**Work item**. Type each record below again, with the same words.

*** Opening The data ***

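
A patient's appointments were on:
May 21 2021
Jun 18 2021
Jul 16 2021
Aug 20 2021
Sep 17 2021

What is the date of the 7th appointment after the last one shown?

Gaps: 28, 28, 35, 28 days — a mix of 28 and 35. Every date is a Friday.
Each is the 3rd Friday of its month.
3rd Friday of October 2021: Oct 15 2021.
November 2021 — 3rd Friday is Nov 19 2021.
3rd Friday of December 2021: Dec 17 2021.
3rd Friday of January 2022: Jan 21 2022.
3rd Friday of February 2022: Feb 18 2022.
March 2022 — 3rd Friday is Mar 18 2022.
April 2022 — 3rd Friday is Apr 15 2022.

Apr 15 2022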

*** Closing The data ***

**Answer to this exercise**.
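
A patient's appointments were on:
May 21 2021
Jun 18 2021
Jul 16 2021
Aug 20 2021
Sep 17 2021

What is the date of the 7th appointment after the last one shown?

Gaps: 28, 28, 35, 28 days — a mix of 28 and 35. Every date is a Friday.
Each is the 3rd Friday of its month.
3rd Friday of October 2021: Oct 15 2021.
November 2021 — 3rd Friday is Nov 19 2021.
3rd Friday of December 2021: Dec 17 2021.
3rd Friday of January 2022: Jan 21 2022.
3rd Friday of February 2022: Feb 18 2022.
March 2022 — 3rd Friday is Mar 18 2022.
April 2022 — 3rd Friday is Apr 15 2022.

Apr 15 2022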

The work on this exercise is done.